| Records for this exercise |
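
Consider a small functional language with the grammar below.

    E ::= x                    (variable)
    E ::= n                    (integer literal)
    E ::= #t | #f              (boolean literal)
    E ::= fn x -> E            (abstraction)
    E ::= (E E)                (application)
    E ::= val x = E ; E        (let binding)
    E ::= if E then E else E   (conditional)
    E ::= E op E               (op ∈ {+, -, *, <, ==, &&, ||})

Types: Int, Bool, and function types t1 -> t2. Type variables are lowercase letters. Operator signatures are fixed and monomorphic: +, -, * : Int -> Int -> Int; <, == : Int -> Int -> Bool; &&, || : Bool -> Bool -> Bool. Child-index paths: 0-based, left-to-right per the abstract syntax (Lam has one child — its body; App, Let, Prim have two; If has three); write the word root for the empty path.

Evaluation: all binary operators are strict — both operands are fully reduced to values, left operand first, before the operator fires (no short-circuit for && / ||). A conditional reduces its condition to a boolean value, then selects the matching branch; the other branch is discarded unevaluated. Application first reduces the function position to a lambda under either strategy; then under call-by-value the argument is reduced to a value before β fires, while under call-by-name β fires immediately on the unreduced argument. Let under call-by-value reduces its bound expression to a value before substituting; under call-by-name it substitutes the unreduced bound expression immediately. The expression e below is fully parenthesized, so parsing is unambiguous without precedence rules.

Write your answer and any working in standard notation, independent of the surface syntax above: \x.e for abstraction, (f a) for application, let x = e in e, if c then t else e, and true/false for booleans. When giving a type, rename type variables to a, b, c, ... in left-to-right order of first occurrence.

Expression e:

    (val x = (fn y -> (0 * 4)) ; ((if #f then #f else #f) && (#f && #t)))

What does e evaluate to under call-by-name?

Derivation:
step 0: (let x = (\y.(0 * 4)) in ((if false then false else false) && (false && true)))
step 1: [let@root] ((if false then false else false) && (false && true))
step 2: [if@0] (false && (false && true))
step 3: [delta@1] (false && false)
step 4: [delta@root] false

Answer: false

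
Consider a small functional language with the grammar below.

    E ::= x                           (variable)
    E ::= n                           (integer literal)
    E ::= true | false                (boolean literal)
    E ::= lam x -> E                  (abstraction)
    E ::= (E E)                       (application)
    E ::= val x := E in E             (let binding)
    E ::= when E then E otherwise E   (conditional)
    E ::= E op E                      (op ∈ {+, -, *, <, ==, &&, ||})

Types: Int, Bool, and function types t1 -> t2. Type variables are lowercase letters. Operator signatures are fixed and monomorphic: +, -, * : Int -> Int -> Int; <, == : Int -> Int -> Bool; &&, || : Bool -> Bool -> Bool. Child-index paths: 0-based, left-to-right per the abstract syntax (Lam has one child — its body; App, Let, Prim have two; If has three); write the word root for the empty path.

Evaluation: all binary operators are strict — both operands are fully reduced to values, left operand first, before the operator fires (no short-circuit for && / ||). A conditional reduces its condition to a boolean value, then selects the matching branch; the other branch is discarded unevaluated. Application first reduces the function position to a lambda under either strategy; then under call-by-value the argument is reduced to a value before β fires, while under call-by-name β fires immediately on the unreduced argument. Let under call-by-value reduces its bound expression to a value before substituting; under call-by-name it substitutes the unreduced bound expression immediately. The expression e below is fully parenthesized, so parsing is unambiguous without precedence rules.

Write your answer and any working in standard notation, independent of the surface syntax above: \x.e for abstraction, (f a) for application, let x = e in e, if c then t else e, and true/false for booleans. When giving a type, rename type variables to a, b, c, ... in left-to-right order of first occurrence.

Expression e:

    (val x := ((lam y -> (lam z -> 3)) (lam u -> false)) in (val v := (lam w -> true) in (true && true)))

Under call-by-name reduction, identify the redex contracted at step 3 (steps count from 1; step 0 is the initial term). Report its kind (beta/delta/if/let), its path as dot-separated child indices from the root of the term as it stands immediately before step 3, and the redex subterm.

Working:
step 0: (let x = ((\y.(\z.3)) (\u.false)) in (let v = (\w.true) in (true && true)))
step 1: [let@root] (let v = (\w.true) in (true && true))
step 2: [let@root] (true && true)
step 3: [delta@root] true

Answer: delta at root : (true && true)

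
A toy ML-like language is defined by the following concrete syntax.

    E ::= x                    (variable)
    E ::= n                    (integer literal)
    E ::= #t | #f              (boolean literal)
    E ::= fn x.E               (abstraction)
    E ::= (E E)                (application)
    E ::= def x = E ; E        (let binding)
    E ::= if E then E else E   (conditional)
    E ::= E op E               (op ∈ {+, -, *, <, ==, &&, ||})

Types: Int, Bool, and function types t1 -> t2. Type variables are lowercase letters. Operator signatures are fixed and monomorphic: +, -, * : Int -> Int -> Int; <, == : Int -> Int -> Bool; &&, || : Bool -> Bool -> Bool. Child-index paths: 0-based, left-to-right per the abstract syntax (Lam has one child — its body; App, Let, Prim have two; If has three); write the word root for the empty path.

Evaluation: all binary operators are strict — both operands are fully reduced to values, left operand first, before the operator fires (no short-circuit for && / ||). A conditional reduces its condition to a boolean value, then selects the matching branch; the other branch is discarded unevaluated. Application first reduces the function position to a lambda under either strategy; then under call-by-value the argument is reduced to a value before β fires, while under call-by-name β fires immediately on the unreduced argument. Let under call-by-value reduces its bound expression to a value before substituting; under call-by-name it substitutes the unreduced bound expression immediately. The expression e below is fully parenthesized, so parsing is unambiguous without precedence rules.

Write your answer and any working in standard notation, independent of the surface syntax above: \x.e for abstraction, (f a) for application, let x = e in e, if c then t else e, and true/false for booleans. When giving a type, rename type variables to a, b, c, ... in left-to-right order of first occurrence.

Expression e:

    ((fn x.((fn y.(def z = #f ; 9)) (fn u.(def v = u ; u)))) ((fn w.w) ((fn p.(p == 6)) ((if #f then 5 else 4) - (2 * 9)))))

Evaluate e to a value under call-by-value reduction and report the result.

Answer: 9

Working:
step 0: ((\x.((\y.(let z = false in 9)) (\u.(let v = u in u)))) ((\w.w) ((\p.(p == 6)) ((if false then 5 else 4) - (2 * 9)))))
step 1: [if@1.1.1.0] ((\x.((\y.(let z = false in 9)) (\u.(let v = u in u)))) ((\w.w) ((\p.(p == 6)) (4 - (2 * 9)))))
step 2: [delta@1.1.1.1] ((\x.((\y.(let z = false in 9)) (\u.(let v = u in u)))) ((\w.w) ((\p.(p == 6)) (4 - 18))))
step 3: [delta@1.1.1] ((\x.((\y.(let z = false in 9)) (\u.(let v = u in u)))) ((\w.w) ((\p.(p == 6)) -14)))
step 4: [beta@1.1] ((\x.((\y.(let z = false in 9)) (\u.(let v = u in u)))) ((\w.w) (-14 == 6)))
step 5: [delta@1.1] ((\x.((\y.(let z = false in 9)) (\u.(let v = u in u)))) ((\w.w) false))
step 6: [beta@1] ((\x.((\y.(let z = false in 9)) (\u.(let v = u in u)))) false)
step 7: [beta@root] ((\y.(let z = false in 9)) (\u.(let v = u in u)))
step 8: [beta@root] (let z = false in 9)
step 9: [let@root] 9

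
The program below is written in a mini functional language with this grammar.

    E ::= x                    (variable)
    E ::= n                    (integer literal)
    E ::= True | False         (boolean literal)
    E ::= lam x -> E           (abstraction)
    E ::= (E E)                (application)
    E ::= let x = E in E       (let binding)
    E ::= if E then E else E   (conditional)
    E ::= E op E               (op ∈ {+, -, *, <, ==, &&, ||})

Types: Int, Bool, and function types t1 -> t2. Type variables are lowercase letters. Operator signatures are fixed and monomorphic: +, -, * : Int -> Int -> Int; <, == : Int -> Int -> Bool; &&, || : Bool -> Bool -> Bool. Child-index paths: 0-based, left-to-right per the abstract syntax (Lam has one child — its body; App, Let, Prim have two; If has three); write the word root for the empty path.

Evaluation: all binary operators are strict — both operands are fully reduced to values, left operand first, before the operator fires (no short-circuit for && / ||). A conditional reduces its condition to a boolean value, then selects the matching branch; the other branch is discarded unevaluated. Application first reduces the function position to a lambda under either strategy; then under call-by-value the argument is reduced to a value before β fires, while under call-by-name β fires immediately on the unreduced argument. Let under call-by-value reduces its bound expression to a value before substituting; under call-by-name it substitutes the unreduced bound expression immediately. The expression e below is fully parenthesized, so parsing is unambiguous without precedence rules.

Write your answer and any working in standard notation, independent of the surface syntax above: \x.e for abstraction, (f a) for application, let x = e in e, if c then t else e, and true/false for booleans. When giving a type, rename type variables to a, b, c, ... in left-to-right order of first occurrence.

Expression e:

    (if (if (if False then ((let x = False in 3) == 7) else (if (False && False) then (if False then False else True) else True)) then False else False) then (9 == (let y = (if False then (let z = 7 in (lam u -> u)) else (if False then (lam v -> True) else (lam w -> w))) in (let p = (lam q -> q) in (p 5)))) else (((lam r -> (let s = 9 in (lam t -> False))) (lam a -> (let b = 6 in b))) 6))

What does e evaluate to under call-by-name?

Working:
step 0: (if (if (if false then ((let x = false in 3) == 7) else (if (false && false) then (if false then false else true) else true)) then false else false) then (9 == (let y = (if false then (let z = 7 in (\u.u)) else (if false then (\v.true) else (\w.w))) in (let p = (\q.q) in (p 5)))) else (((\r.(let s = 9 in (\t.false))) (\a.(let b = 6 in b))) 6))
step 1: [if@0.0] (if (if (if (false && false) then (if false then false else true) else true) then false else false) then (9 == (let y = (if false then (let z = 7 in (\u.u)) else (if false then (\v.true) else (\w.w))) in (let p = (\q.q) in (p 5)))) else (((\r.(let s = 9 in (\t.false))) (\a.(let b = 6 in b))) 6))
step 2: [delta@0.0.0] (if (if (if false then (if false then false else true) else true) then false else false) then (9 == (let y = (if false then (let z = 7 in (\u.u)) else (if false then (\v.true) else (\w.w))) in (let p = (\q.q) in (p 5)))) else (((\r.(let s = 9 in (\t.false))) (\a.(let b = 6 in b))) 6))
step 3: [if@0.0] (if (if true then false else false) then (9 == (let y = (if false then (let z = 7 in (\u.u)) else (if false then (\v.true) else (\w.w))) in (let p = (\q.q) in (p 5)))) else (((\r.(let s = 9 in (\t.false))) (\a.(let b = 6 in b))) 6))
step 4: [if@0] (if false then (9 == (let y = (if false then (let z = 7 in (\u.u)) else (if false then (\v.true) else (\w.w))) in (let p = (\q.q) in (p 5)))) else (((\r.(let s = 9 in (\t.false))) (\a.(let b = 6 in b))) 6))
step 5: [if@root] (((\r.(let s = 9 in (\t.false))) (\a.(let b = 6 in b))) 6)
step 6: [beta@0] ((let s = 9 in (\t.false)) 6)
step 7: [let@0] ((\t.false) 6)
step 8: [beta@root] false

Answer: false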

| Problem requirements |
Look at the material above and copy, word for word, its lines from the first through the one containing "(val x = (fn".

| Reply to the task |
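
Consider a small functional language with the grammar below.

    E ::= x                    (variable)
    E ::= n                    (integer literal)
    E ::= #t | #f              (boolean literal)
    E ::= fn x -> E            (abstraction)
    E ::= (E E)                (application)
    E ::= val x = E ; E        (let binding)
    E ::= if E then E else E   (conditional)
    E ::= E op E               (op ∈ {+, -, *, <, ==, &&, ||})

Types: Int, Bool, and function types t1 -> t2. Type variables are lowercase letters. Operator signatures are fixed and monomorphic: +, -, * : Int -> Int -> Int; <, == : Int -> Int -> Bool; &&, || : Bool -> Bool -> Bool. Child-index paths: 0-based, left-to-right per the abstract syntax (Lam has one child — its body; App, Let, Prim have two; If has three); write the word root for the empty path.

Evaluation: all binary operators are strict — both operands are fully reduced to values, left operand first, before the operator fires (no short-circuit for && / ||). A conditional reduces its condition to a boolean value, then selects the matching branch; the other branch is discarded unevaluated. Application first reduces the function position to a lambda under either strategy; then under call-by-value the argument is reduced to a value before β fires, while under call-by-name β fires immediately on the unreduced argument. Let under call-by-value reduces its bound expression to a value before substituting; under call-by-name it substitutes the unreduced bound expression immediately. The expression e below is fully parenthesized, so parsing is unambiguous without precedence rules.

Write your answer and any working in standard notation, independent of the surface syntax above: \x.e for abstraction, (f a) for application, let x = e in e, if c then t else e, and true/false for booleans. When giving a type, rename type variables to a, b, c, ... in left-to-right order of first occurrence.

Expression e:

    (val x = (fn y -> (0 * 4)) ; ((if #f then #f else #f) && (#f && #t)))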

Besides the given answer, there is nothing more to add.